*WHAT TO PRODUCE:*
Transcribe exactly the span of lines that begins the records and ends with the line holding "Answer: 4777/30 ≈ 159.23", both boundary lines included.

+ + + + + + +

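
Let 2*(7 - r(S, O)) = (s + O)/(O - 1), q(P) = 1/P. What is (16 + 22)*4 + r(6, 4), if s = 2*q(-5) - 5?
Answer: 4777/30 ≈ 159.23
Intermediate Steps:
q(P) = 1/P
s = -27/5 (s = 2/(-5) - 5 = 2*(-⅕) - 5 = -⅖ - 5 = -27/5 ≈ -5.4000)
r(S, O) = 7 - (-27/5 + O)/(2*(-1 + O)) (r(S, O) = 7 - (-27/5 + O)/(2*(O - 1)) = 7 - (-27/5 + O)/(2*(-1 + O)))
(16 + 22)*4 + r(6, 4) = (16 + 22)*4 + (-43 + 65*4)/(10*(-1 + 4)) = 38*4 + (⅒)*(-43 + 260)/3 = 152 + (⅒)*(⅓)*217 = 152 + 217/30 = 4777/30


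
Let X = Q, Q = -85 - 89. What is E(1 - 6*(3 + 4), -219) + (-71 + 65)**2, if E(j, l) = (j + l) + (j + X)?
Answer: -439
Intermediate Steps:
Q = -174
X = -174
E(j, l) = -174 + l + 2*j (E(j, l) = (j + l) + (j - 174) = (j + l) + (-174 + j) = -174 + l + 2*j)
E(1 - 6*(3 + 4), -219) + (-71 + 65)**2 = (-174 - 219 + 2*(1 - 6*(3 + 4))) + (-71 + 65)**2 = (-174 - 219 + 2*(1 - 6*7)) + (-6)**2 = (-174 - 219 + 2*(1 - 42)) + 36 = (-174 - 219 + 2*(-41)) + 36 = (-174 - 219 - 82) + 36 = -475 + 36 = -439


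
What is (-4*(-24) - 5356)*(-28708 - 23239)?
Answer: 273241220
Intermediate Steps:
(-4*(-24) - 5356)*(-28708 - 23239) = (96 - 5356)*(-51947) = -5260*(-51947) = 273241220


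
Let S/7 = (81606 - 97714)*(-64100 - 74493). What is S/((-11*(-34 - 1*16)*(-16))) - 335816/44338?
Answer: -86610175966613/48771800 ≈ -1.7758e+6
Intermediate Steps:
S = 15627192308 (S = 7*((81606 - 97714)*(-64100 - 74493)) = 7*(-16108*(-138593)) = 7*2232456044 = 15627192308)
S/((-11*(-34 - 1*16)*(-16))) - 335816/44338 = 15627192308/((-11*(-34 - 1*16)*(-16))) - 335816/44338 = 15627192308/((-11*(-34 - 16)*(-16))) - 335816*1/44338 = 15627192308/((-11*(-50)*(-16))) - 167908/22169 = 15627192308/((550*(-16))) - 167908/22169 = 15627192308/(-8800) - 167908/22169 = 15627192308*(-1/8800) - 167908/22169 = -3906798077/2200 - 167908/22169 = -86610175966613/48771800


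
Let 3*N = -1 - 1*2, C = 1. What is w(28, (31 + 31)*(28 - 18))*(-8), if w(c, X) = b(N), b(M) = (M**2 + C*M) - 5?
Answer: 40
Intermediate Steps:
N = -1 (N = (-1 - 1*2)/3 = (-1 - 2)/3 = (1/3)*(-3) = -1)
b(M) = -5 + M + M**2 (b(M) = (M**2 + 1*M) - 5 = (M**2 + M) - 5 = (M + M**2) - 5 = -5 + M + M**2)
w(c, X) = -5 (w(c, X) = -5 - 1 + (-1)**2 = -5 - 1 + 1 = -5)
w(28, (31 + 31)*(28 - 18))*(-8) = -5*(-8) = 40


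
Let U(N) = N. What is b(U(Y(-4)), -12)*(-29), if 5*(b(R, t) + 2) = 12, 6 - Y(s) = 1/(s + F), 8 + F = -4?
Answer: -58/5 ≈ -11.600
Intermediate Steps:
F = -12 (F = -8 - 4 = -12)
Y(s) = 6 - 1/(-12 + s) (Y(s) = 6 - 1/(s - 12) = 6 - 1/(-12 + s))
b(R, t) = ⅖ (b(R, t) = -2 + (⅕)*12 = -2 + 12/5 = ⅖)
b(U(Y(-4)), -12)*(-29) = (⅖)*(-29) = -58/5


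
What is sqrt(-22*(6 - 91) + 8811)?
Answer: sqrt(10681) ≈ 103.35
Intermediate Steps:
sqrt(-22*(6 - 91) + 8811) = sqrt(-22*(-85) + 8811) = sqrt(1870 + 8811) = sqrt(10681)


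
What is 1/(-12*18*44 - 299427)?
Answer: -1/308931 ≈ -3.2370e-6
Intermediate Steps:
1/(-12*18*44 - 299427) = 1/(-216*44 - 299427) = 1/(-9504 - 299427) = 1/(-308931) = -1/308931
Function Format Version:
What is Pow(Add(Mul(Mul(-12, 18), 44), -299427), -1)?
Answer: Rational(-1, 308931) ≈ -3.2370e-6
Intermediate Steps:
Pow(Add(Mul(Mul(-12, 18), 44), -299427), -1) = Pow(Add(Mul(-216, 44), -299427), -1) = Pow(Add(-9504, -299427), -1) = Pow(-308931, -1) = Rational(-1, 308931)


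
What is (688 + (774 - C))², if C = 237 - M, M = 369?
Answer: 2540836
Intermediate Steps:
C = -132 (C = 237 - 1*369 = 237 - 369 = -132)
(688 + (774 - C))² = (688 + (774 - 1*(-132)))² = (688 + (774 + 132))² = (688 + 906)² = 1594² = 2540836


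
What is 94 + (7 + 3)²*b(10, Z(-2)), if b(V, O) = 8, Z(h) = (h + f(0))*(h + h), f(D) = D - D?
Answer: 894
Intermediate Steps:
f(D) = 0
Z(h) = 2*h² (Z(h) = (h + 0)*(h + h) = h*(2*h) = 2*h²)
94 + (7 + 3)²*b(10, Z(-2)) = 94 + (7 + 3)²*8 = 94 + 10²*8 = 94 + 100*8 = 94 + 800 = 894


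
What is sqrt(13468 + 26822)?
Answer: sqrt(40290) ≈ 200.72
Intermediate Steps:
sqrt(13468 + 26822) = sqrt(40290)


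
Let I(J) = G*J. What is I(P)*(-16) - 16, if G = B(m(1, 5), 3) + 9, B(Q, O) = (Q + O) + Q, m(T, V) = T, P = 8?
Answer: -1808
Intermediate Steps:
B(Q, O) = O + 2*Q (B(Q, O) = (O + Q) + Q = O + 2*Q)
G = 14 (G = (3 + 2*1) + 9 = (3 + 2) + 9 = 5 + 9 = 14)
I(J) = 14*J
I(P)*(-16) - 16 = (14*8)*(-16) - 16 = 112*(-16) - 16 = -1792 - 16 = -1808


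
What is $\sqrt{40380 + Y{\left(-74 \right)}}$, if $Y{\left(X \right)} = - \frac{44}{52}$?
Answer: $\frac{\sqrt{6824077}}{13} \approx 200.95$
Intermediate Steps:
$Y{\left(X \right)} = - \frac{11}{13}$ ($Y{\left(X \right)} = \left(-44\right) \frac{1}{52} = - \frac{11}{13}$)
$\sqrt{40380 + Y{\left(-74 \right)}} = \sqrt{40380 - \frac{11}{13}} = \sqrt{\frac{524929}{13}} = \frac{\sqrt{6824077}}{13}$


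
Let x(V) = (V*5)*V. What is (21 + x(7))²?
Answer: 70756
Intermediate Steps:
x(V) = 5*V² (x(V) = (5*V)*V = 5*V²)
(21 + x(7))² = (21 + 5*7²)² = (21 + 5*49)² = (21 + 245)² = 266² = 70756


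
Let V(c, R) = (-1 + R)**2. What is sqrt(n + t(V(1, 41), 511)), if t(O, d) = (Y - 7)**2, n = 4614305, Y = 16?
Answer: sqrt(4614386) ≈ 2148.1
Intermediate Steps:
t(O, d) = 81 (t(O, d) = (16 - 7)**2 = 9**2 = 81)
sqrt(n + t(V(1, 41), 511)) = sqrt(4614305 + 81) = sqrt(4614386)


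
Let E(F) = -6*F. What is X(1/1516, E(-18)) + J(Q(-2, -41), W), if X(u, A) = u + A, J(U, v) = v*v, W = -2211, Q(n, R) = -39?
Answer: 7411161565/1516 ≈ 4.8886e+6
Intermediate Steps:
J(U, v) = v²
X(u, A) = A + u
X(1/1516, E(-18)) + J(Q(-2, -41), W) = (-6*(-18) + 1/1516) + (-2211)² = (108 + 1/1516) + 4888521 = 163729/1516 + 4888521 = 7411161565/1516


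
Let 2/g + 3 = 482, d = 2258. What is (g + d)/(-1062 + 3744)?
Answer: 60088/71371 ≈ 0.84191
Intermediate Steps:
g = 2/479 (g = 2/(-3 + 482) = 2/479 ≈ 0.0041754)
(g + d)/(-1062 + 3744) = (2/479 + 2258)/(-1062 + 3744) = (1081584/479)/2682 = (1081584/479)*(1/2682) = 60088/71371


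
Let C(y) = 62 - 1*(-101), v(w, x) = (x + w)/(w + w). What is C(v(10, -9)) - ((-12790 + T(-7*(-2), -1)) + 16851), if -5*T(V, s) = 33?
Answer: -19457/5 ≈ -3891.4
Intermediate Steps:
v(w, x) = (w + x)/(2*w) (v(w, x) = (w + x)/((2*w)) = (w + x)*(1/(2*w)) = (w + x)/(2*w))
T(V, s) = -33/5 (T(V, s) = -1/5*33 = -33/5)
C(y) = 163 (C(y) = 62 + 101 = 163)
C(v(10, -9)) - ((-12790 + T(-7*(-2), -1)) + 16851) = 163 - ((-12790 - 33/5) + 16851) = 163 - (-63983/5 + 16851) = 163 - 1*20272/5 = 163 - 20272/5 = -19457/5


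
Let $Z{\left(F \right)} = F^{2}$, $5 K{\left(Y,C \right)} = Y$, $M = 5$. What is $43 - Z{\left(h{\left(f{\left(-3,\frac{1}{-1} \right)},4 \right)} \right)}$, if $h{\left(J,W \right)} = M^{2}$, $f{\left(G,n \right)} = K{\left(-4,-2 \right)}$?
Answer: $-582$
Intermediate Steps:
$K{\left(Y,C \right)} = \frac{Y}{5}$
$f{\left(G,n \right)} = - \frac{4}{5}$ ($f{\left(G,n \right)} = \frac{1}{5} \left(-4\right) = - \frac{4}{5}$)
$h{\left(J,W \right)} = 25$ ($h{\left(J,W \right)} = 5^{2} = 25$)
$43 - Z{\left(h{\left(f{\left(-3,\frac{1}{-1} \right)},4 \right)} \right)} = 43 - 25^{2} = 43 - 625 = -582$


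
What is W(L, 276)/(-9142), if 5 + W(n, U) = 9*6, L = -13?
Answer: -7/1306 ≈ -0.0053599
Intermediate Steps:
W(n, U) = 49 (W(n, U) = -5 + 9*6 = -5 + 54 = 49)
W(L, 276)/(-9142) = 49/(-9142) = 49*(-1/9142) = -7/1306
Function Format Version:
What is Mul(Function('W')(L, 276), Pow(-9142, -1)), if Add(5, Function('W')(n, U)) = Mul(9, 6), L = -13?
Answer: Rational(-7, 1306) ≈ -0.0053599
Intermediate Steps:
Function('W')(n, U) = 49 (Function('W')(n, U) = Add(-5, Mul(9, 6)) = Add(-5, 54) = 49)
Mul(Function('W')(L, 276), Pow(-9142, -1)) = Mul(49, Pow(-9142, -1)) = Mul(49, Rational(-1, 9142)) = Rational(-7, 1306)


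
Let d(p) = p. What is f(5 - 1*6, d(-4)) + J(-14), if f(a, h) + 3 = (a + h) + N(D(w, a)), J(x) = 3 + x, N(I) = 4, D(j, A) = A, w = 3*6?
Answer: -15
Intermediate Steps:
w = 18
f(a, h) = 1 + a + h (f(a, h) = -3 + ((a + h) + 4) = -3 + (4 + a + h) = 1 + a + h)
f(5 - 1*6, d(-4)) + J(-14) = (1 + (5 - 1*6) - 4) + (3 - 14) = (1 + (5 - 6) - 4) - 11 = (1 - 1 - 4) - 11 = -4 - 11 = -15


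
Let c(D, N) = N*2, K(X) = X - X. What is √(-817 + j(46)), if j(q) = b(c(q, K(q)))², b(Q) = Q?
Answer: I*√817 ≈ 28.583*I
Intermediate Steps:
K(X) = 0
c(D, N) = 2*N
j(q) = 0 (j(q) = (2*0)² = 0² = 0)
√(-817 + j(46)) = √(-817 + 0) = √(-817) = I*√817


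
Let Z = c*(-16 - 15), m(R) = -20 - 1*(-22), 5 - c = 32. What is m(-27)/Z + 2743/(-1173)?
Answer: -764515/327267 ≈ -2.3361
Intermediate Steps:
c = -27 (c = 5 - 1*32 = 5 - 32 = -27)
m(R) = 2 (m(R) = -20 + 22 = 2)
Z = 837 (Z = -27*(-16 - 15) = -27*(-31) = 837)
m(-27)/Z + 2743/(-1173) = 2/837 + 2743/(-1173) = 2*(1/837) + 2743*(-1/1173) = 2/837 - 2743/1173 = -764515/327267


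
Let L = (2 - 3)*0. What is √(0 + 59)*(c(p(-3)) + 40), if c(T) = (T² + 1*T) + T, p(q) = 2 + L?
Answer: 48*√59 ≈ 368.69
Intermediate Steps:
L = 0 (L = -1*0 = 0)
p(q) = 2 (p(q) = 2 + 0 = 2)
c(T) = T² + 2*T (c(T) = (T² + T) + T = (T + T²) + T = T² + 2*T)
√(0 + 59)*(c(p(-3)) + 40) = √(0 + 59)*(2*(2 + 2) + 40) = √59*(2*4 + 40) = √59*(8 + 40) = √59*48 = 48*√59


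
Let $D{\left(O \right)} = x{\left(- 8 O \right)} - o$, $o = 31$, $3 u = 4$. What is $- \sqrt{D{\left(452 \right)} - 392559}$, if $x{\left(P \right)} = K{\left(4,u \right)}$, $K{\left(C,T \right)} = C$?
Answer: $- i \sqrt{392586} \approx - 626.57 i$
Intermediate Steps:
$u = \frac{4}{3}$ ($u = \frac{1}{3} \cdot 4 = \frac{4}{3} \approx 1.3333$)
$x{\left(P \right)} = 4$
$D{\left(O \right)} = -27$ ($D{\left(O \right)} = 4 - 31 = -27$)
$- \sqrt{D{\left(452 \right)} - 392559} = - \sqrt{-27 - 392559} = - \sqrt{-392586} = - i \sqrt{392586}$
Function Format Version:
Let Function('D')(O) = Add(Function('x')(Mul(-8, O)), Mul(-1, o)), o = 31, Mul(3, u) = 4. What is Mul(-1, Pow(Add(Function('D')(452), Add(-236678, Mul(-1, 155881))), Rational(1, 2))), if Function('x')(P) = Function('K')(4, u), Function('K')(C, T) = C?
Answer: Mul(-1, I, Pow(392586, Rational(1, 2))) ≈ Mul(-626.57, I)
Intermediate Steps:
u = Rational(4, 3) (u = Mul(Rational(1, 3), 4) = Rational(4, 3) ≈ 1.3333)
Function('x')(P) = 4
Function('D')(O) = -27 (Function('D')(O) = Add(4, Mul(-1, 31)) = Add(4, -31) = -27)
Mul(-1, Pow(Add(Function('D')(452), Add(-236678, Mul(-1, 155881))), Rational(1, 2))) = Mul(-1, Pow(Add(-27, Add(-236678, Mul(-1, 155881))), Rational(1, 2))) = Mul(-1, Pow(Add(-27, Add(-236678, -155881)), Rational(1, 2))) = Mul(-1, Pow(Add(-27, -392559), Rational(1, 2))) = Mul(-1, Pow(-392586, Rational(1, 2))) = Mul(-1, Mul(I, Pow(392586, Rational(1, 2)))) = Mul(-1, I, Pow(392586, Rational(1, 2)))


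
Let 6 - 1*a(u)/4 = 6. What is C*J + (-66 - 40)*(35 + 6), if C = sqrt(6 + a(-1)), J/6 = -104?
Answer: -4346 - 624*sqrt(6) ≈ -5874.5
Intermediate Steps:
a(u) = 0 (a(u) = 24 - 4*6 = 24 - 24 = 0)
J = -624 (J = 6*(-104) = -624)
C = sqrt(6) (C = sqrt(6 + 0) = sqrt(6) ≈ 2.4495)
C*J + (-66 - 40)*(35 + 6) = sqrt(6)*(-624) + (-66 - 40)*(35 + 6) = -624*sqrt(6) - 106*41 = -624*sqrt(6) - 4346 = -4346 - 624*sqrt(6)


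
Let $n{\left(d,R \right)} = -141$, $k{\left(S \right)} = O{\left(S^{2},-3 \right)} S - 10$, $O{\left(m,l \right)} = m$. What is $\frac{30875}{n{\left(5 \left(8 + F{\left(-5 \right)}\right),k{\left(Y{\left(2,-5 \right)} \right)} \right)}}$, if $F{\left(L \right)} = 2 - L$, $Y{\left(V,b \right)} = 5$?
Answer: $- \frac{30875}{141} \approx -218.97$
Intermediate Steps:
$k{\left(S \right)} = -10 + S^{3}$ ($k{\left(S \right)} = S^{2} S - 10 = S^{3} - 10 = -10 + S^{3}$)
$\frac{30875}{n{\left(5 \left(8 + F{\left(-5 \right)}\right),k{\left(Y{\left(2,-5 \right)} \right)} \right)}} = \frac{30875}{-141} = 30875 \left(- \frac{1}{141}\right) = - \frac{30875}{141}$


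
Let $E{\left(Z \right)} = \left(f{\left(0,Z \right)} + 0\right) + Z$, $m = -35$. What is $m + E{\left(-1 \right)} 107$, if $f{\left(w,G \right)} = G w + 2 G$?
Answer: $-356$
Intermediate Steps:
$f{\left(w,G \right)} = 2 G + G w$
$E{\left(Z \right)} = 3 Z$ ($E{\left(Z \right)} = \left(Z \left(2 + 0\right) + 0\right) + Z = \left(Z 2 + 0\right) + Z = \left(2 Z + 0\right) + Z = 2 Z + Z = 3 Z$)
$m + E{\left(-1 \right)} 107 = -35 + 3 \left(-1\right) 107 = -35 - 321 = -356$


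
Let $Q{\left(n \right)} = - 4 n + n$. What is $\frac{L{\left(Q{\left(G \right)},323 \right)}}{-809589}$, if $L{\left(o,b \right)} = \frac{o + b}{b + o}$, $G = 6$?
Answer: $- \frac{1}{809589} \approx -1.2352 \cdot 10^{-6}$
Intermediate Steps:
$Q{\left(n \right)} = - 3 n$
$L{\left(o,b \right)} = 1$ ($L{\left(o,b \right)} = \frac{b + o}{b + o} = 1$)
$\frac{L{\left(Q{\left(G \right)},323 \right)}}{-809589} = 1 \frac{1}{-809589} = 1 \left(- \frac{1}{809589}\right) = - \frac{1}{809589}$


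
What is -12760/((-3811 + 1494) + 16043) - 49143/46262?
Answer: -632419969/317496106 ≈ -1.9919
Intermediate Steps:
-12760/((-3811 + 1494) + 16043) - 49143/46262 = -12760/(-2317 + 16043) - 49143*1/46262 = -12760/13726 - 49143/46262 = -12760*1/13726 - 49143/46262 = -6380/6863 - 49143/46262 = -632419969/317496106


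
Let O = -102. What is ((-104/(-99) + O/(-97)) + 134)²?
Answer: 1708217632144/92217609 ≈ 18524.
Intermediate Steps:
((-104/(-99) + O/(-97)) + 134)² = ((-104/(-99) - 102/(-97)) + 134)² = ((-104*(-1/99) - 102*(-1/97)) + 134)² = ((104/99 + 102/97) + 134)² = (20186/9603 + 134)² = (1306988/9603)² = 1708217632144/92217609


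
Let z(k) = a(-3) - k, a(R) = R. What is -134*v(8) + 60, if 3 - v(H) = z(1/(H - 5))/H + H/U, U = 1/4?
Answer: 23341/6 ≈ 3890.2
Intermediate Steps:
U = ¼ ≈ 0.25000
z(k) = -3 - k
v(H) = 3 - 4*H - (-3 - 1/(-5 + H))/H (v(H) = 3 - ((-3 - 1/(H - 5))/H + H/(¼)) = 3 - ((-3 - 1/(-5 + H))/H + H*4) = 3 - ((-3 - 1/(-5 + H))/H + 4*H) = 3 - (4*H + (-3 - 1/(-5 + H))/H) = 3 + (-4*H - (-3 - 1/(-5 + H))/H) = 3 - 4*H - (-3 - 1/(-5 + H))/H)
-134*v(8) + 60 = -134*(-14 + 3*8 + 8*(-5 + 8)*(3 - 4*8))/(8*(-5 + 8)) + 60 = -67*(-14 + 24 + 8*3*(3 - 32))/(4*3) + 60 = -67*(-14 + 24 + 8*3*(-29))/(4*3) + 60 = -67*(-14 + 24 - 696)/(4*3) + 60 = -67*(-686)/(4*3) + 60 = -134*(-343/12) + 60 = 22981/6 + 60 = 23341/6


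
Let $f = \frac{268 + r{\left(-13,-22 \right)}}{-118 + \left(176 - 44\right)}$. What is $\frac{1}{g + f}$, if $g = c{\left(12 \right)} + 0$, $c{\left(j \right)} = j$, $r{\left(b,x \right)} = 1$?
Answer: $\frac{14}{437} \approx 0.032037$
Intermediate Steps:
$f = \frac{269}{14}$ ($f = \frac{268 + 1}{-118 + \left(176 - 44\right)} = \frac{269}{-118 + \left(176 - 44\right)} = \frac{269}{-118 + 132} = \frac{269}{14} \approx 19.214$)
$g = 12$ ($g = 12 + 0 = 12$)
$\frac{1}{g + f} = \frac{1}{12 + \frac{269}{14}} = \frac{1}{\frac{437}{14}} = \frac{14}{437}$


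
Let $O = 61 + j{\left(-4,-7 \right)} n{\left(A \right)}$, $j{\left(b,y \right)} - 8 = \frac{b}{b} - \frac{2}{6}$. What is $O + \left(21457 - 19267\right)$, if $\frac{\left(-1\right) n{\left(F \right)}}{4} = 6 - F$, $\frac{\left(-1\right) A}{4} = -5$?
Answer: $\frac{8209}{3} \approx 2736.3$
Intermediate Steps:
$A = 20$ ($A = \left(-4\right) \left(-5\right) = 20$)
$n{\left(F \right)} = -24 + 4 F$ ($n{\left(F \right)} = - 4 \left(6 - F\right) = -24 + 4 F$)
$j{\left(b,y \right)} = \frac{26}{3}$ ($j{\left(b,y \right)} = 8 + \left(\frac{b}{b} - \frac{2}{6}\right) = 8 + \left(1 - \frac{1}{3}\right) = 8 + \frac{2}{3} = \frac{26}{3}$)
$O = \frac{1639}{3}$ ($O = 61 + \frac{26 \left(-24 + 4 \cdot 20\right)}{3} = 61 + \frac{26 \left(-24 + 80\right)}{3} = 61 + \frac{26}{3} \cdot 56 = 61 + \frac{1456}{3} = \frac{1639}{3} \approx 546.33$)
$O + \left(21457 - 19267\right) = \frac{1639}{3} + \left(21457 - 19267\right) = \frac{1639}{3} + 2190 = \frac{8209}{3}$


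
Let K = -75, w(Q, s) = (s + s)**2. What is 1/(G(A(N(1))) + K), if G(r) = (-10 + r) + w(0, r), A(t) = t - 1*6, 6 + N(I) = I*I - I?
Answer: 1/479 ≈ 0.0020877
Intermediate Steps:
N(I) = -6 + I**2 - I (N(I) = -6 + (I*I - I) = -6 + (I**2 - I) = -6 + I**2 - I)
A(t) = -6 + t (A(t) = t - 6 = -6 + t)
w(Q, s) = 4*s**2 (w(Q, s) = (2*s)**2 = 4*s**2)
G(r) = -10 + r + 4*r**2 (G(r) = (-10 + r) + 4*r**2 = -10 + r + 4*r**2)
1/(G(A(N(1))) + K) = 1/((-10 + (-6 + (-6 + 1**2 - 1*1)) + 4*(-6 + (-6 + 1**2 - 1*1))**2) - 75) = 1/((-10 + (-6 + (-6 + 1 - 1)) + 4*(-6 + (-6 + 1 - 1))**2) - 75) = 1/((-10 + (-6 - 6) + 4*(-6 - 6)**2) - 75) = 1/((-10 - 12 + 4*(-12)**2) - 75) = 1/((-10 - 12 + 4*144) - 75) = 1/((-10 - 12 + 576) - 75) = 1/(554 - 75) = 1/479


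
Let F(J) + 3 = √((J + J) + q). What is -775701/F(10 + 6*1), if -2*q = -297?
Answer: -4654206/343 - 14738319*√2/343 ≈ -74336.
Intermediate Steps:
q = 297/2 (q = -½*(-297) = 297/2 ≈ 148.50)
F(J) = -3 + √(297/2 + 2*J) (F(J) = -3 + √((J + J) + 297/2) = -3 + √(2*J + 297/2) = -3 + √(297/2 + 2*J))
-775701/F(10 + 6*1) = -775701/(-3 + √(594 + 8*(10 + 6*1))/2) = -775701/(-3 + √(594 + 8*(10 + 6))/2) = -775701/(-3 + √(594 + 8*16)/2) = -775701/(-3 + √(594 + 128)/2) = -775701/(-3 + √722/2) = -775701/(-3 + (19*√2)/2) = -775701/(-3 + 19*√2/2)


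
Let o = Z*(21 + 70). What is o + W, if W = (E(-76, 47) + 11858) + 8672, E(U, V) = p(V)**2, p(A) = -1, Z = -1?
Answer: 20440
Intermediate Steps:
o = -91 (o = -(21 + 70) = -1*91 = -91)
E(U, V) = 1 (E(U, V) = (-1)**2 = 1)
W = 20531 (W = (1 + 11858) + 8672 = 11859 + 8672 = 20531)
o + W = -91 + 20531 = 20440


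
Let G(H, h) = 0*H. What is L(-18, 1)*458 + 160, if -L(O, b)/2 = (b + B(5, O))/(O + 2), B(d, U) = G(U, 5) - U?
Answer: 4991/4 ≈ 1247.8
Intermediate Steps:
G(H, h) = 0
B(d, U) = -U (B(d, U) = 0 - U = -U)
L(O, b) = -2*(b - O)/(2 + O) (L(O, b) = -2*(b - O)/(O + 2) = -2*(b - O)/(2 + O))
L(-18, 1)*458 + 160 = (2*(-18 - 1*1)/(2 - 18))*458 + 160 = (2*(-18 - 1)/(-16))*458 + 160 = (2*(-1/16)*(-19))*458 + 160 = (19/8)*458 + 160 = 4351/4 + 160 = 4991/4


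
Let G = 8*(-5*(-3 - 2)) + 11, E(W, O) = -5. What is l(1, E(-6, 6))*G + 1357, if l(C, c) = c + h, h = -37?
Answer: -7505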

+ + + + + + +

*COMPLETED EXERCISE:*
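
Let 2*(7 - r(S, O)) = (s + O)/(O - 1), q(P) = 1/P. What is (16 + 22)*4 + r(6, 4), if s = 2*q(-5) - 5?
Answer: 4777/30 ≈ 159.23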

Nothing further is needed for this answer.